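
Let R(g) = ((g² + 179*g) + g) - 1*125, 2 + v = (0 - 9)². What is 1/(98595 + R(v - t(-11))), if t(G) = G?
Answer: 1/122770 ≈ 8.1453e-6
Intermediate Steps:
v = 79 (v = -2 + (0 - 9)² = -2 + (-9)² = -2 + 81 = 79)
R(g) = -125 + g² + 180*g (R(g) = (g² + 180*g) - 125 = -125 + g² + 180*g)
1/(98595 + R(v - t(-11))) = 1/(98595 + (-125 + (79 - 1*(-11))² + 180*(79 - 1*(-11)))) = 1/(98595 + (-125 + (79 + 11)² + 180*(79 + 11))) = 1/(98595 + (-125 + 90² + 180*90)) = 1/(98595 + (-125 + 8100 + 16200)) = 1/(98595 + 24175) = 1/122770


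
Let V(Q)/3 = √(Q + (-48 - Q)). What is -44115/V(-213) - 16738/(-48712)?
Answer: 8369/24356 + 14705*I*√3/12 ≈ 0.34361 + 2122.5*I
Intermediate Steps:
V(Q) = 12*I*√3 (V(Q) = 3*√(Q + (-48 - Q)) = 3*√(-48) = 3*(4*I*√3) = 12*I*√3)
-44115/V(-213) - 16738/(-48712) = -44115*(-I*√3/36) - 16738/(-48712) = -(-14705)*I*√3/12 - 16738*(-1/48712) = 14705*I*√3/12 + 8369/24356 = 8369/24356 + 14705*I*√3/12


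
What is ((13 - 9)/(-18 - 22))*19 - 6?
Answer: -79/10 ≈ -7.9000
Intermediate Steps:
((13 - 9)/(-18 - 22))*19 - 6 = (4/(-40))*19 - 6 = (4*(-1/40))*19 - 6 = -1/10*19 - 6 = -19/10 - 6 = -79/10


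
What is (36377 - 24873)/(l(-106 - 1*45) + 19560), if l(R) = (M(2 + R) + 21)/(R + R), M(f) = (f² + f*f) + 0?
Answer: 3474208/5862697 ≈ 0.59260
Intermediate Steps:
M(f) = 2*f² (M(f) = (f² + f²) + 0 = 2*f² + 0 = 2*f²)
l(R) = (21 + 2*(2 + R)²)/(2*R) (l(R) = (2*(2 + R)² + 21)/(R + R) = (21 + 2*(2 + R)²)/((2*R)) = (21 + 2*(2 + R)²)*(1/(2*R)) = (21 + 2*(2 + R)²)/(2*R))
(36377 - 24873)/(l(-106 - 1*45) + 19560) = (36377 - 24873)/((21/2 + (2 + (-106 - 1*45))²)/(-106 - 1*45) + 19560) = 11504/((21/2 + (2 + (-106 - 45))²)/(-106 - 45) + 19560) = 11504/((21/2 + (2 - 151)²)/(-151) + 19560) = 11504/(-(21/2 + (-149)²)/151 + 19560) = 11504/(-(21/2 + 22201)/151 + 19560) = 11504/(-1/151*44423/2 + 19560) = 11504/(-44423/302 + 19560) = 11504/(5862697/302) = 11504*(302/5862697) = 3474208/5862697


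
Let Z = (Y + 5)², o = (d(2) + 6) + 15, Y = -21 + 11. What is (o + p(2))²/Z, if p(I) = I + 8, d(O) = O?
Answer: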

::::::

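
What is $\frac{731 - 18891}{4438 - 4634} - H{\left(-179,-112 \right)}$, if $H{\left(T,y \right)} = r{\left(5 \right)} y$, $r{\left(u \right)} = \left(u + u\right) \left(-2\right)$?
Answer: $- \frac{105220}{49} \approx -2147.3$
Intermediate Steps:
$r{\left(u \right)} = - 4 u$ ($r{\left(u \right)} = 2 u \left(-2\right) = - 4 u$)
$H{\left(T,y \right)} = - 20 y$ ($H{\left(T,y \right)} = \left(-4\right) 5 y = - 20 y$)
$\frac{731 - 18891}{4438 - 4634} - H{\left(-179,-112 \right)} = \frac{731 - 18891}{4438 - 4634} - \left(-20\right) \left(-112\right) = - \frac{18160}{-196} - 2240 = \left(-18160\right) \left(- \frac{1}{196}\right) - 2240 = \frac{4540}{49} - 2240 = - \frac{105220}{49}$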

::::::

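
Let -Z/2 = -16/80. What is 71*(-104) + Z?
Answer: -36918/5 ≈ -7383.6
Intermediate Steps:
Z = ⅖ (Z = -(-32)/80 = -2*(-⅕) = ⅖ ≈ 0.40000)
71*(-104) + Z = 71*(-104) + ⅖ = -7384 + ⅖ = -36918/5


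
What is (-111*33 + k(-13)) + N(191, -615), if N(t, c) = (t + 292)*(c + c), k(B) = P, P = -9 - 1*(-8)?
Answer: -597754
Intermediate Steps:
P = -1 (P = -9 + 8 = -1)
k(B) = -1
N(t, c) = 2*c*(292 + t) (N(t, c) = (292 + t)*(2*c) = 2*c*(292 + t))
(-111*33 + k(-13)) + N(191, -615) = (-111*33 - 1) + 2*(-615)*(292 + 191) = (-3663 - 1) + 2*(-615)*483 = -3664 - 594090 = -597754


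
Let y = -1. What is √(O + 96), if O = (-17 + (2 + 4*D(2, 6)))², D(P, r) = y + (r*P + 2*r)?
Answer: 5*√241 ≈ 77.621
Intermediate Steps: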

::::::

Begin with the line that has "Let R(g) = ((g²" in the listing above and end after the line that has "Answer: 8369/24356 +"; output those lines exactly.

• _RESPONSE FOR THIS EXERCISE_:
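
Let R(g) = ((g² + 179*g) + g) - 1*125, 2 + v = (0 - 9)². What is 1/(98595 + R(v - t(-11))), if t(G) = G?
Answer: 1/122770 ≈ 8.1453e-6
Intermediate Steps:
v = 79 (v = -2 + (0 - 9)² = -2 + (-9)² = -2 + 81 = 79)
R(g) = -125 + g² + 180*g (R(g) = (g² + 180*g) - 125 = -125 + g² + 180*g)
1/(98595 + R(v - t(-11))) = 1/(98595 + (-125 + (79 - 1*(-11))² + 180*(79 - 1*(-11)))) = 1/(98595 + (-125 + (79 + 11)² + 180*(79 + 11))) = 1/(98595 + (-125 + 90² + 180*90)) = 1/(98595 + (-125 + 8100 + 16200)) = 1/(98595 + 24175) = 1/122770


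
Let V(Q)/3 = √(Q + (-48 - Q)). What is -44115/V(-213) - 16738/(-48712)?
Answer: 8369/24356 + 14705*I*√3/12 ≈ 0.34361 + 2122.5*I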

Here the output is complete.